▶ [REQUIRED WORK] Number of lines below with the word "infill": state it and write nothing more.

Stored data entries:
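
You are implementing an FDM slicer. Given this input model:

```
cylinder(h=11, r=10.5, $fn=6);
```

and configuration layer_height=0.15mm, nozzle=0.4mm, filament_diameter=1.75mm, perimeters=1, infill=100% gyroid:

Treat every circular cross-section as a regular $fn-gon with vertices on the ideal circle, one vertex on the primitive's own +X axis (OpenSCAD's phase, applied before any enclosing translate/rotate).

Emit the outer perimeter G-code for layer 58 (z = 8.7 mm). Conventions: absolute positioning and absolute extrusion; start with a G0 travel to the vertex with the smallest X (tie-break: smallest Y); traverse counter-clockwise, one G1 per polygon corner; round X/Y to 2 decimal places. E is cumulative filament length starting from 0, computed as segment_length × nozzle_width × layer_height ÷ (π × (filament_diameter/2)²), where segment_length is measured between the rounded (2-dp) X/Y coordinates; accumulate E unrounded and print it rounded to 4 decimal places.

At z = 8.7 mm: the r=10.5 cylinder contributes a regular 6-gon of circumradius 10.5. The outline is a single polygon with 6 vertices. Extrusion per mm of travel: 0.4 × 0.15 / (π × 0.875²) = 0.024945. Accumulating E over each segment gives final E = 1.5713.

G0 X-10.50 Y0.00 Z8.70
G1 X-5.25 Y-9.09 E0.2619
G1 X5.25 Y-9.09 E0.5238
G1 X10.50 Y0.00 E0.7856
G1 X5.25 Y9.09 E1.0475
G1 X-5.25 Y9.09 E1.3094
G1 X-10.50 Y0.00 E1.5713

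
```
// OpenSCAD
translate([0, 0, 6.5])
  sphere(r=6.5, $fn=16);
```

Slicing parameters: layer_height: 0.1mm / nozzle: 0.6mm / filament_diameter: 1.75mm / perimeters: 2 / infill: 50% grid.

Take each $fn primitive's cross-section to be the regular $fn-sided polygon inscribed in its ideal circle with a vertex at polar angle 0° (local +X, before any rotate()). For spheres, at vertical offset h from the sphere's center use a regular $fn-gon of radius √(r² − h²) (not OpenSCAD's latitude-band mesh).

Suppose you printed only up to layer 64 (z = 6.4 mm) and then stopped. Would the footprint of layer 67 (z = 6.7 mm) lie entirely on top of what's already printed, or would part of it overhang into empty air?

Compare the two slices. At z = 6.4: the r=6.5 sphere slices to a regular 16-gon of circumradius 6.499 (√(r²−h²) with h=0.1 from center) (area = (16/2)·6.499²·sin(360°/16) = 129.32 mm²). At z = 6.7: the r=6.5 sphere slices to a regular 16-gon of circumradius 6.497 (√(r²−h²) with h=0.2 from center) (area = (16/2)·6.497²·sin(360°/16) = 129.22 mm²). Checking containment: the cross-section at z = 6.7 is a subset of the cross-section at z = 6.4.

entirely on top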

▶ [WRITTEN ANSWER] 2